[Start of Attachment]

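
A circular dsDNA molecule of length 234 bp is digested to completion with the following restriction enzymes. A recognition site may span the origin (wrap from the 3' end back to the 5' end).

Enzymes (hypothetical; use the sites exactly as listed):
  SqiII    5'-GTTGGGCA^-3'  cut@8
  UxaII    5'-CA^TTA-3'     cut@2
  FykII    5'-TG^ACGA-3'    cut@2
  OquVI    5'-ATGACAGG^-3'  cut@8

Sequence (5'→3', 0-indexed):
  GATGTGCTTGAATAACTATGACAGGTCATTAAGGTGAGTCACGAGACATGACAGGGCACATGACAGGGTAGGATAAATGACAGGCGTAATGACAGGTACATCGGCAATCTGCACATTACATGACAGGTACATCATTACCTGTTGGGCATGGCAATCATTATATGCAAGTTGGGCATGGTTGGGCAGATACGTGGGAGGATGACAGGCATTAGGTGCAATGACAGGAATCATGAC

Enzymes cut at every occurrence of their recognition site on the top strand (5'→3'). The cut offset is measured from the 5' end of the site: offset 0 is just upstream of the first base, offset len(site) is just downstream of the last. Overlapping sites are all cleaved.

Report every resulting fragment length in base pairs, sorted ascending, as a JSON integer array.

[2,3,7,7,9,10,12,12,12,14,17,17,18,19,21,27,27]

Per-enzyme occurrences:
  SqiII (GTTGGGCA, off=8): starts [140, 167, 177] → cuts [148, 175, 185]
  UxaII (CATTA, off=2): starts [26, 113, 132, 155, 206] → cuts [28, 115, 134, 157, 208]
  FykII (TGACGA, off=2): starts [230] → cuts [232]
  OquVI (ATGACAGG, off=8): starts [17, 47, 59, 76, 88, 119, 198, 217] → cuts [25, 55, 67, 84, 96, 127, 206, 225]

Pooled cuts: [25, 28, 55, 67, 84, 96, 115, 127, 134, 148, 157, 175, 185, 206, 208, 225, 232]

Fragment lengths:
  25→28: 3 bp
  28→55: 27 bp
  55→67: 12 bp
  67→84: 17 bp
  84→96: 12 bp
  96→115: 19 bp
  115→127: 12 bp
  127→134: 7 bp
  134→148: 14 bp
  148→157: 9 bp
  157→175: 18 bp
  175→185: 10 bp
  185→206: 21 bp
  206→208: 2 bp
  208→225: 17 bp
  225→232: 7 bp
  232→25 (wrap): 234-232+25 = 27 bp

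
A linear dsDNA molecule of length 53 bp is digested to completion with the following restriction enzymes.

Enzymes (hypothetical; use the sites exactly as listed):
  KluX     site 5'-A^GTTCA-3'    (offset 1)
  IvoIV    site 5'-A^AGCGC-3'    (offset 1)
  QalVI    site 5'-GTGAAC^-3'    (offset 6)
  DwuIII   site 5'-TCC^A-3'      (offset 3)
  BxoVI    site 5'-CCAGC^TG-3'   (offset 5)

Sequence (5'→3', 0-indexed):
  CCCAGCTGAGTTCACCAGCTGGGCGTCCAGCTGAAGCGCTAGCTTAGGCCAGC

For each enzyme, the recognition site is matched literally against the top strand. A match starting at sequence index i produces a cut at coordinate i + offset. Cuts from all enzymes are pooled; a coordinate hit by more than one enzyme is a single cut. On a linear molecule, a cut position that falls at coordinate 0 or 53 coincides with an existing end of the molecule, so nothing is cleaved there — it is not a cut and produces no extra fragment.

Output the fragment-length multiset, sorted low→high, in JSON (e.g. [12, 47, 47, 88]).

[3,3,3,6,9,10,19]

Site scan:
  KluX (AGTTCA, off=1): starts [8] → cuts [9]
  IvoIV (AAGCGC, off=1): starts [33] → cuts [34]
  QalVI (GTGAAC, off=6): no sites
  DwuIII (TCCA, off=3): starts [25] → cuts [28]
  BxoVI (CCAGCTG, off=5): starts [1, 14, 26] → cuts [6, 19, 31]

All cut coordinates (distinct, sorted): [6, 9, 19, 28, 31, 34]

Fragment lengths:
  [0,6): 6 bp
  [6,9): 3 bp
  [9,19): 10 bp
  [19,28): 9 bp
  [28,31): 3 bp
  [31,34): 3 bp
  [34,53): 19 bp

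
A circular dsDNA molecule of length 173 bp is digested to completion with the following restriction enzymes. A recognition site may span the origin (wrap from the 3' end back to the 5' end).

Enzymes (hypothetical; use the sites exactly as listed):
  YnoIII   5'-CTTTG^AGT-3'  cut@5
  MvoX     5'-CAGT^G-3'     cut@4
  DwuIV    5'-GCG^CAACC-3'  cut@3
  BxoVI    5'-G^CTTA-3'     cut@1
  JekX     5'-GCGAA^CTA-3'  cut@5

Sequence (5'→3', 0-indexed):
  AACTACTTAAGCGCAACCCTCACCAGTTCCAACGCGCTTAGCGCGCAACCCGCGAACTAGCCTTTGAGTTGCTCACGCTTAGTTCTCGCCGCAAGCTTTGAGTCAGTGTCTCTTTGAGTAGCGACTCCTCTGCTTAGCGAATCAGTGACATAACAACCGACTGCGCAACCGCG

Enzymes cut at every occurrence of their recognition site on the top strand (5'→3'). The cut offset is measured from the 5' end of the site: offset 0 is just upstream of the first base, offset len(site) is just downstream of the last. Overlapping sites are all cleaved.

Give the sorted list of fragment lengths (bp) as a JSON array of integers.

[7,9,9,10,10,11,11,11,14,16,19,23,23]

Per-enzyme occurrences:
  YnoIII (CTTTGAGT, off=5): starts [61, 95, 111] → cuts [66, 100, 116]
  MvoX (CAGTG, off=4): starts [103, 142] → cuts [107, 146]
  DwuIV (GCGCAACC, off=3): starts [10, 42, 162] → cuts [13, 45, 165]
  BxoVI (GCTTA, off=1): starts [35, 76, 131] → cuts [36, 77, 132]
  JekX (GCGAACTA, off=5): starts [51, 170] → cuts [2, 56]

All cut coordinates (distinct, sorted): [2, 13, 36, 45, 56, 66, 77, 100, 107, 116, 132, 146, 165]

Fragment lengths:
  2→13: 11 bp
  13→36: 23 bp
  36→45: 9 bp
  45→56: 11 bp
  56→66: 10 bp
  66→77: 11 bp
  77→100: 23 bp
  100→107: 7 bp
  107→116: 9 bp
  116→132: 16 bp
  132→146: 14 bp
  146→165: 19 bp
  165→2 (wrap): 173-165+2 = 10 bp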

[End of Attachment]

» **Task**: Word for word, quote all of the data above.

» **Solution for this task**:
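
A circular dsDNA molecule of length 234 bp is digested to completion with the following restriction enzymes. A recognition site may span the origin (wrap from the 3' end back to the 5' end).

Enzymes (hypothetical; use the sites exactly as listed):
  SqiII    5'-GTTGGGCA^-3'  cut@8
  UxaII    5'-CA^TTA-3'     cut@2
  FykII    5'-TG^ACGA-3'    cut@2
  OquVI    5'-ATGACAGG^-3'  cut@8

Sequence (5'→3', 0-indexed):
  GATGTGCTTGAATAACTATGACAGGTCATTAAGGTGAGTCACGAGACATGACAGGGCACATGACAGGGTAGGATAAATGACAGGCGTAATGACAGGTACATCGGCAATCTGCACATTACATGACAGGTACATCATTACCTGTTGGGCATGGCAATCATTATATGCAAGTTGGGCATGGTTGGGCAGATACGTGGGAGGATGACAGGCATTAGGTGCAATGACAGGAATCATGAC

Enzymes cut at every occurrence of their recognition site on the top strand (5'→3'). The cut offset is measured from the 5' end of the site: offset 0 is just upstream of the first base, offset len(site) is just downstream of the last. Overlapping sites are all cleaved.

Report every resulting fragment length in base pairs, sorted ascending, as a JSON integer array.

[2,3,7,7,9,10,12,12,12,14,17,17,18,19,21,27,27]

Per-enzyme occurrences:
  SqiII (GTTGGGCA, off=8): starts [140, 167, 177] → cuts [148, 175, 185]
  UxaII (CATTA, off=2): starts [26, 113, 132, 155, 206] → cuts [28, 115, 134, 157, 208]
  FykII (TGACGA, off=2): starts [230] → cuts [232]
  OquVI (ATGACAGG, off=8): starts [17, 47, 59, 76, 88, 119, 198, 217] → cuts [25, 55, 67, 84, 96, 127, 206, 225]

Pooled cuts: [25, 28, 55, 67, 84, 96, 115, 127, 134, 148, 157, 175, 185, 206, 208, 225, 232]

Fragment lengths:
  25→28: 3 bp
  28→55: 27 bp
  55→67: 12 bp
  67→84: 17 bp
  84→96: 12 bp
  96→115: 19 bp
  115→127: 12 bp
  127→134: 7 bp
  134→148: 14 bp
  148→157: 9 bp
  157→175: 18 bp
  175→185: 10 bp
  185→206: 21 bp
  206→208: 2 bp
  208→225: 17 bp
  225→232: 7 bp
  232→25 (wrap): 234-232+25 = 27 bp

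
A linear dsDNA molecule of length 53 bp is digested to completion with the following restriction enzymes.

Enzymes (hypothetical; use the sites exactly as listed):
  KluX     site 5'-A^GTTCA-3'    (offset 1)
  IvoIV    site 5'-A^AGCGC-3'    (offset 1)
  QalVI    site 5'-GTGAAC^-3'    (offset 6)
  DwuIII   site 5'-TCC^A-3'      (offset 3)
  BxoVI    site 5'-CCAGC^TG-3'   (offset 5)

Sequence (5'→3', 0-indexed):
  CCCAGCTGAGTTCACCAGCTGGGCGTCCAGCTGAAGCGCTAGCTTAGGCCAGC

For each enzyme, the recognition site is matched literally against the top strand. A match starting at sequence index i produces a cut at coordinate i + offset. Cuts from all enzymes are pooled; a coordinate hit by more than one enzyme is a single cut. On a linear molecule, a cut position that falls at coordinate 0 or 53 coincides with an existing end of the molecule, so nothing is cleaved there — it is not a cut and produces no extra fragment.

Output the fragment-length multiset, sorted low→high, in JSON (e.g. [12, 47, 47, 88]).

[3,3,3,6,9,10,19]

Site scan:
  KluX (AGTTCA, off=1): starts [8] → cuts [9]
  IvoIV (AAGCGC, off=1): starts [33] → cuts [34]
  QalVI (GTGAAC, off=6): no sites
  DwuIII (TCCA, off=3): starts [25] → cuts [28]
  BxoVI (CCAGCTG, off=5): starts [1, 14, 26] → cuts [6, 19, 31]

All cut coordinates (distinct, sorted): [6, 9, 19, 28, 31, 34]

Fragment lengths:
  [0,6): 6 bp
  [6,9): 3 bp
  [9,19): 10 bp
  [19,28): 9 bp
  [28,31): 3 bp
  [31,34): 3 bp
  [34,53): 19 bp

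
A circular dsDNA molecule of length 173 bp is digested to completion with the following restriction enzymes. A recognition site may span the origin (wrap from the 3' end back to the 5' end).

Enzymes (hypothetical; use the sites exactly as listed):
  YnoIII   5'-CTTTG^AGT-3'  cut@5
  MvoX     5'-CAGT^G-3'     cut@4
  DwuIV    5'-GCG^CAACC-3'  cut@3
  BxoVI    5'-G^CTTA-3'     cut@1
  JekX     5'-GCGAA^CTA-3'  cut@5

Sequence (5'→3', 0-indexed):
  AACTACTTAAGCGCAACCCTCACCAGTTCCAACGCGCTTAGCGCGCAACCCGCGAACTAGCCTTTGAGTTGCTCACGCTTAGTTCTCGCCGCAAGCTTTGAGTCAGTGTCTCTTTGAGTAGCGACTCCTCTGCTTAGCGAATCAGTGACATAACAACCGACTGCGCAACCGCG

Enzymes cut at every occurrence of their recognition site on the top strand (5'→3'). The cut offset is measured from the 5' end of the site: offset 0 is just upstream of the first base, offset len(site) is just downstream of the last. Overlapping sites are all cleaved.

Give the sorted list of fragment lengths (bp) as a JSON array of integers.

[7,9,9,10,10,11,11,11,14,16,19,23,23]

Per-enzyme occurrences:
  YnoIII (CTTTGAGT, off=5): starts [61, 95, 111] → cuts [66, 100, 116]
  MvoX (CAGTG, off=4): starts [103, 142] → cuts [107, 146]
  DwuIV (GCGCAACC, off=3): starts [10, 42, 162] → cuts [13, 45, 165]
  BxoVI (GCTTA, off=1): starts [35, 76, 131] → cuts [36, 77, 132]
  JekX (GCGAACTA, off=5): starts [51, 170] → cuts [2, 56]

All cut coordinates (distinct, sorted): [2, 13, 36, 45, 56, 66, 77, 100, 107, 116, 132, 146, 165]

Fragment lengths:
  2→13: 11 bp
  13→36: 23 bp
  36→45: 9 bp
  45→56: 11 bp
  56→66: 10 bp
  66→77: 11 bp
  77→100: 23 bp
  100→107: 7 bp
  107→116: 9 bp
  116→132: 16 bp
  132→146: 14 bp
  146→165: 19 bp
  165→2 (wrap): 173-165+2 = 10 bp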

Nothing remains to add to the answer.